▸ **Work to complete**: Each entry should be written out again exactly, so that nothing is lost.

Stored data entries:
◇ ◇ ◇

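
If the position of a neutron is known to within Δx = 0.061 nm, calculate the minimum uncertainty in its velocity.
516.084 m/s

Using the Heisenberg uncertainty principle and Δp = mΔv:
ΔxΔp ≥ ℏ/2
Δx(mΔv) ≥ ℏ/2

The minimum uncertainty in velocity is:
Δv_min = ℏ/(2mΔx)
Δv_min = (1.055e-34 J·s) / (2 × 1.675e-27 kg × 6.100e-11 m)
Δv_min = 5.161e+02 m/s = 516.084 m/s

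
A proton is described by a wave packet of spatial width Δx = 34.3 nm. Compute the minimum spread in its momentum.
1.537 × 10^-27 kg·m/s

For a wave packet, the spatial width Δx and momentum spread Δp are related by the uncertainty principle:
ΔxΔp ≥ ℏ/2

The minimum momentum spread is:
Δp_min = ℏ/(2Δx)
Δp_min = (1.055e-34 J·s) / (2 × 3.430e-08 m)
Δp_min = 1.537e-27 kg·m/s

A wave packet cannot have both a well-defined position and well-defined momentum.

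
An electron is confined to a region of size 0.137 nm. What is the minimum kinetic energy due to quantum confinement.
507.483 meV

Using the uncertainty principle:

1. Position uncertainty: Δx ≈ 1.370e-10 m
2. Minimum momentum uncertainty: Δp = ℏ/(2Δx) = 3.849e-25 kg·m/s
3. Minimum kinetic energy:
   KE = (Δp)²/(2m) = (3.849e-25)²/(2 × 9.109e-31 kg)
   KE = 8.131e-20 J = 507.483 meV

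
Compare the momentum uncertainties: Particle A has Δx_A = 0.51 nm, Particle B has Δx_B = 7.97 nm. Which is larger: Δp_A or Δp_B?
Particle A has the larger minimum momentum uncertainty, by a factor of 15.63.

For each particle, the minimum momentum uncertainty is Δp_min = ℏ/(2Δx):

Particle A: Δp_A = ℏ/(2×5.100e-10 m) = 1.034e-25 kg·m/s
Particle B: Δp_B = ℏ/(2×7.970e-09 m) = 6.616e-27 kg·m/s

Ratio: Δp_A/Δp_B = 15.63

Since Δp_min ∝ 1/Δx, the particle with smaller position uncertainty (A) has larger momentum uncertainty.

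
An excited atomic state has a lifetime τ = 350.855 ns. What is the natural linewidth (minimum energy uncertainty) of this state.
938.011 peV

Using the energy-time uncertainty principle:
ΔEΔt ≥ ℏ/2

The lifetime τ represents the time uncertainty Δt.
The natural linewidth (minimum energy uncertainty) is:

ΔE = ℏ/(2τ)
ΔE = (1.055e-34 J·s) / (2 × 3.509e-07 s)
ΔE = 1.503e-28 J = 938.011 peV

This natural linewidth limits the precision of spectroscopic measurements.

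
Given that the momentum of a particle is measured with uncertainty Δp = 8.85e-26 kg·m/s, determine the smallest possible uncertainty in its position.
595.803 pm

Using the Heisenberg uncertainty principle:
ΔxΔp ≥ ℏ/2

The minimum uncertainty in position is:
Δx_min = ℏ/(2Δp)
Δx_min = (1.055e-34 J·s) / (2 × 8.850e-26 kg·m/s)
Δx_min = 5.958e-10 m = 595.803 pm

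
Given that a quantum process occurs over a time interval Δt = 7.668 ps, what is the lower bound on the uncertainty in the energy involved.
42.919 μeV

Using the energy-time uncertainty principle:
ΔEΔt ≥ ℏ/2

The minimum uncertainty in energy is:
ΔE_min = ℏ/(2Δt)
ΔE_min = (1.055e-34 J·s) / (2 × 7.668e-12 s)
ΔE_min = 6.876e-24 J = 42.919 μeV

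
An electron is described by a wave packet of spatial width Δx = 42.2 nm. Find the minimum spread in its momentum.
1.249 × 10^-27 kg·m/s

For a wave packet, the spatial width Δx and momentum spread Δp are related by the uncertainty principle:
ΔxΔp ≥ ℏ/2

The minimum momentum spread is:
Δp_min = ℏ/(2Δx)
Δp_min = (1.055e-34 J·s) / (2 × 4.220e-08 m)
Δp_min = 1.249e-27 kg·m/s

A wave packet cannot have both a well-defined position and well-defined momentum.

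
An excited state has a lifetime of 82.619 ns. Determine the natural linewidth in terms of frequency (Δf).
963.186 kHz

Using the energy-time uncertainty principle and E = hf:
ΔEΔt ≥ ℏ/2
hΔf·Δt ≥ ℏ/2

The minimum frequency uncertainty is:
Δf = ℏ/(2hτ) = 1/(4πτ)
Δf = 1/(4π × 8.262e-08 s)
Δf = 9.632e+05 Hz = 963.186 kHz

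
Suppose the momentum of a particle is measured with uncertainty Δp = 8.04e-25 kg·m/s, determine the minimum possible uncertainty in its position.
65.583 pm

Using the Heisenberg uncertainty principle:
ΔxΔp ≥ ℏ/2

The minimum uncertainty in position is:
Δx_min = ℏ/(2Δp)
Δx_min = (1.055e-34 J·s) / (2 × 8.040e-25 kg·m/s)
Δx_min = 6.558e-11 m = 65.583 pm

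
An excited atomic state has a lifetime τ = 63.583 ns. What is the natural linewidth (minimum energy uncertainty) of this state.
5.176 neV

Using the energy-time uncertainty principle:
ΔEΔt ≥ ℏ/2

The lifetime τ represents the time uncertainty Δt.
The natural linewidth (minimum energy uncertainty) is:

ΔE = ℏ/(2τ)
ΔE = (1.055e-34 J·s) / (2 × 6.358e-08 s)
ΔE = 8.293e-28 J = 5.176 neV

This natural linewidth limits the precision of spectroscopic measurements.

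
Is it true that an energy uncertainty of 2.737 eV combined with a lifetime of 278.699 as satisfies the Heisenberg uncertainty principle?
Yes, it satisfies the uncertainty relation.

Calculate the product ΔEΔt:
ΔE = 2.737 eV = 4.385e-19 J
ΔEΔt = (4.385e-19 J) × (2.787e-16 s)
ΔEΔt = 1.222e-34 J·s

Compare to the minimum allowed value ℏ/2:
ℏ/2 = 5.273e-35 J·s

Since ΔEΔt = 1.222e-34 J·s ≥ 5.273e-35 J·s = ℏ/2,
this satisfies the uncertainty relation.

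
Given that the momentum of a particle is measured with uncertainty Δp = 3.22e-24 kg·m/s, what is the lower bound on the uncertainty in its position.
16.375 pm

Using the Heisenberg uncertainty principle:
ΔxΔp ≥ ℏ/2

The minimum uncertainty in position is:
Δx_min = ℏ/(2Δp)
Δx_min = (1.055e-34 J·s) / (2 × 3.220e-24 kg·m/s)
Δx_min = 1.638e-11 m = 16.375 pm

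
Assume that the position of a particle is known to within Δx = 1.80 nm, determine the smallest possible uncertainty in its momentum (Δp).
2.929 × 10^-26 kg·m/s

Using the Heisenberg uncertainty principle:
ΔxΔp ≥ ℏ/2

The minimum uncertainty in momentum is:
Δp_min = ℏ/(2Δx)
Δp_min = (1.055e-34 J·s) / (2 × 1.800e-09 m)
Δp_min = 2.929e-26 kg·m/s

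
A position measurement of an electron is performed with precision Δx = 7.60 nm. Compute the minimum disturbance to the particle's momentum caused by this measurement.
6.938 × 10^-27 kg·m/s

The uncertainty principle implies that measuring position disturbs momentum:
ΔxΔp ≥ ℏ/2

When we measure position with precision Δx, we necessarily introduce a momentum uncertainty:
Δp ≥ ℏ/(2Δx)
Δp_min = (1.055e-34 J·s) / (2 × 7.600e-09 m)
Δp_min = 6.938e-27 kg·m/s

The more precisely we measure position, the greater the momentum disturbance.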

◇ ◇ ◇

▸ **Completed exercise**:
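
If the position of a neutron is known to within Δx = 0.061 nm, calculate the minimum uncertainty in its velocity.
516.084 m/s

Using the Heisenberg uncertainty principle and Δp = mΔv:
ΔxΔp ≥ ℏ/2
Δx(mΔv) ≥ ℏ/2

The minimum uncertainty in velocity is:
Δv_min = ℏ/(2mΔx)
Δv_min = (1.055e-34 J·s) / (2 × 1.675e-27 kg × 6.100e-11 m)
Δv_min = 5.161e+02 m/s = 516.084 m/s

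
A proton is described by a wave packet of spatial width Δx = 34.3 nm. Compute the minimum spread in its momentum.
1.537 × 10^-27 kg·m/s

For a wave packet, the spatial width Δx and momentum spread Δp are related by the uncertainty principle:
ΔxΔp ≥ ℏ/2

The minimum momentum spread is:
Δp_min = ℏ/(2Δx)
Δp_min = (1.055e-34 J·s) / (2 × 3.430e-08 m)
Δp_min = 1.537e-27 kg·m/s

A wave packet cannot have both a well-defined position and well-defined momentum.

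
An electron is confined to a region of size 0.137 nm. What is the minimum kinetic energy due to quantum confinement.
507.483 meV

Using the uncertainty principle:

1. Position uncertainty: Δx ≈ 1.370e-10 m
2. Minimum momentum uncertainty: Δp = ℏ/(2Δx) = 3.849e-25 kg·m/s
3. Minimum kinetic energy:
   KE = (Δp)²/(2m) = (3.849e-25)²/(2 × 9.109e-31 kg)
   KE = 8.131e-20 J = 507.483 meV

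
Compare the momentum uncertainties: Particle A has Δx_A = 0.51 nm, Particle B has Δx_B = 7.97 nm. Which is larger: Δp_A or Δp_B?
Particle A has the larger minimum momentum uncertainty, by a factor of 15.63.

For each particle, the minimum momentum uncertainty is Δp_min = ℏ/(2Δx):

Particle A: Δp_A = ℏ/(2×5.100e-10 m) = 1.034e-25 kg·m/s
Particle B: Δp_B = ℏ/(2×7.970e-09 m) = 6.616e-27 kg·m/s

Ratio: Δp_A/Δp_B = 15.63

Since Δp_min ∝ 1/Δx, the particle with smaller position uncertainty (A) has larger momentum uncertainty.

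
An excited atomic state has a lifetime τ = 350.855 ns. What is the natural linewidth (minimum energy uncertainty) of this state.
938.011 peV

Using the energy-time uncertainty principle:
ΔEΔt ≥ ℏ/2

The lifetime τ represents the time uncertainty Δt.
The natural linewidth (minimum energy uncertainty) is:

ΔE = ℏ/(2τ)
ΔE = (1.055e-34 J·s) / (2 × 3.509e-07 s)
ΔE = 1.503e-28 J = 938.011 peV

This natural linewidth limits the precision of spectroscopic measurements.

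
Given that the momentum of a particle is measured with uncertainty Δp = 8.85e-26 kg·m/s, determine the smallest possible uncertainty in its position.
595.803 pm

Using the Heisenberg uncertainty principle:
ΔxΔp ≥ ℏ/2

The minimum uncertainty in position is:
Δx_min = ℏ/(2Δp)
Δx_min = (1.055e-34 J·s) / (2 × 8.850e-26 kg·m/s)
Δx_min = 5.958e-10 m = 595.803 pm

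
Given that a quantum process occurs over a time interval Δt = 7.668 ps, what is the lower bound on the uncertainty in the energy involved.
42.919 μeV

Using the energy-time uncertainty principle:
ΔEΔt ≥ ℏ/2

The minimum uncertainty in energy is:
ΔE_min = ℏ/(2Δt)
ΔE_min = (1.055e-34 J·s) / (2 × 7.668e-12 s)
ΔE_min = 6.876e-24 J = 42.919 μeV

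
An electron is described by a wave packet of spatial width Δx = 42.2 nm. Find the minimum spread in its momentum.
1.249 × 10^-27 kg·m/s

For a wave packet, the spatial width Δx and momentum spread Δp are related by the uncertainty principle:
ΔxΔp ≥ ℏ/2

The minimum momentum spread is:
Δp_min = ℏ/(2Δx)
Δp_min = (1.055e-34 J·s) / (2 × 4.220e-08 m)
Δp_min = 1.249e-27 kg·m/s

A wave packet cannot have both a well-defined position and well-defined momentum.

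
An excited state has a lifetime of 82.619 ns. Determine the natural linewidth in terms of frequency (Δf).
963.186 kHz

Using the energy-time uncertainty principle and E = hf:
ΔEΔt ≥ ℏ/2
hΔf·Δt ≥ ℏ/2

The minimum frequency uncertainty is:
Δf = ℏ/(2hτ) = 1/(4πτ)
Δf = 1/(4π × 8.262e-08 s)
Δf = 9.632e+05 Hz = 963.186 kHz

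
Suppose the momentum of a particle is measured with uncertainty Δp = 8.04e-25 kg·m/s, determine the minimum possible uncertainty in its position.
65.583 pm

Using the Heisenberg uncertainty principle:
ΔxΔp ≥ ℏ/2

The minimum uncertainty in position is:
Δx_min = ℏ/(2Δp)
Δx_min = (1.055e-34 J·s) / (2 × 8.040e-25 kg·m/s)
Δx_min = 6.558e-11 m = 65.583 pm

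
An excited atomic state has a lifetime τ = 63.583 ns. What is the natural linewidth (minimum energy uncertainty) of this state.
5.176 neV

Using the energy-time uncertainty principle:
ΔEΔt ≥ ℏ/2

The lifetime τ represents the time uncertainty Δt.
The natural linewidth (minimum energy uncertainty) is:

ΔE = ℏ/(2τ)
ΔE = (1.055e-34 J·s) / (2 × 6.358e-08 s)
ΔE = 8.293e-28 J = 5.176 neV

This natural linewidth limits the precision of spectroscopic measurements.

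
Is it true that an energy uncertainty of 2.737 eV combined with a lifetime of 278.699 as satisfies the Heisenberg uncertainty principle?
Yes, it satisfies the uncertainty relation.

Calculate the product ΔEΔt:
ΔE = 2.737 eV = 4.385e-19 J
ΔEΔt = (4.385e-19 J) × (2.787e-16 s)
ΔEΔt = 1.222e-34 J·s

Compare to the minimum allowed value ℏ/2:
ℏ/2 = 5.273e-35 J·s

Since ΔEΔt = 1.222e-34 J·s ≥ 5.273e-35 J·s = ℏ/2,
this satisfies the uncertainty relation.

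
Given that the momentum of a particle is measured with uncertainty Δp = 3.22e-24 kg·m/s, what is the lower bound on the uncertainty in its position.
16.375 pm

Using the Heisenberg uncertainty principle:
ΔxΔp ≥ ℏ/2

The minimum uncertainty in position is:
Δx_min = ℏ/(2Δp)
Δx_min = (1.055e-34 J·s) / (2 × 3.220e-24 kg·m/s)
Δx_min = 1.638e-11 m = 16.375 pm

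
Assume that the position of a particle is known to within Δx = 1.80 nm, determine the smallest possible uncertainty in its momentum (Δp).
2.929 × 10^-26 kg·m/s

Using the Heisenberg uncertainty principle:
ΔxΔp ≥ ℏ/2

The minimum uncertainty in momentum is:
Δp_min = ℏ/(2Δx)
Δp_min = (1.055e-34 J·s) / (2 × 1.800e-09 m)
Δp_min = 2.929e-26 kg·m/s

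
A position measurement of an electron is performed with precision Δx = 7.60 nm. Compute the minimum disturbance to the particle's momentum caused by this measurement.
6.938 × 10^-27 kg·m/s

The uncertainty principle implies that measuring position disturbs momentum:
ΔxΔp ≥ ℏ/2

When we measure position with precision Δx, we necessarily introduce a momentum uncertainty:
Δp ≥ ℏ/(2Δx)
Δp_min = (1.055e-34 J·s) / (2 × 7.600e-09 m)
Δp_min = 6.938e-27 kg·m/s

The more precisely we measure position, the greater the momentum disturbance.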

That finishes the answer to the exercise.